* **Task objective**
State the number of lines in these records holding "radius". Say nothing more.

··· Exercise input ···

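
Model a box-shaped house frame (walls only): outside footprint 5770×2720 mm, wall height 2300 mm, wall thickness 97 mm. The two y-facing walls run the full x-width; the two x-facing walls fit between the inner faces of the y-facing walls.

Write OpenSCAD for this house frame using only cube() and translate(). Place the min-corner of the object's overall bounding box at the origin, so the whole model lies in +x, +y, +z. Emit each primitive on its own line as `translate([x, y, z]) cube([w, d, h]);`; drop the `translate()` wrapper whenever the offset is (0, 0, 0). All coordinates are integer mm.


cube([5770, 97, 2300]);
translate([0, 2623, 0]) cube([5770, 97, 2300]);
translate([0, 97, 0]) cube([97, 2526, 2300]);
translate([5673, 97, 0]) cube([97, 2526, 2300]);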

···
··· Exercise input ···

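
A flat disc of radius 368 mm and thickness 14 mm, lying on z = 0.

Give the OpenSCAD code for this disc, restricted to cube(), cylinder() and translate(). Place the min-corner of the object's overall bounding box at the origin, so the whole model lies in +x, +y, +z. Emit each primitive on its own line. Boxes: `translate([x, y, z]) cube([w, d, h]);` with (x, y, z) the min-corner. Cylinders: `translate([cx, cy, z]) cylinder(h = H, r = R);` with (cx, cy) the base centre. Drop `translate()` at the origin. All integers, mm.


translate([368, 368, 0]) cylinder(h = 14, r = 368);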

···
··· Exercise input ···

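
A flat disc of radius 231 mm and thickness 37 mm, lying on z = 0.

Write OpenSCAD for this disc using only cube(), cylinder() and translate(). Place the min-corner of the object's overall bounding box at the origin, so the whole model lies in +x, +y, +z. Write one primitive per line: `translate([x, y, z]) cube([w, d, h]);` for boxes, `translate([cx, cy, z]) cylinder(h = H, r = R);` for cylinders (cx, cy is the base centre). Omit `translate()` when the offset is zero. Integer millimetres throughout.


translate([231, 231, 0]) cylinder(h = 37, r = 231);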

···

* **Exercise answer**
2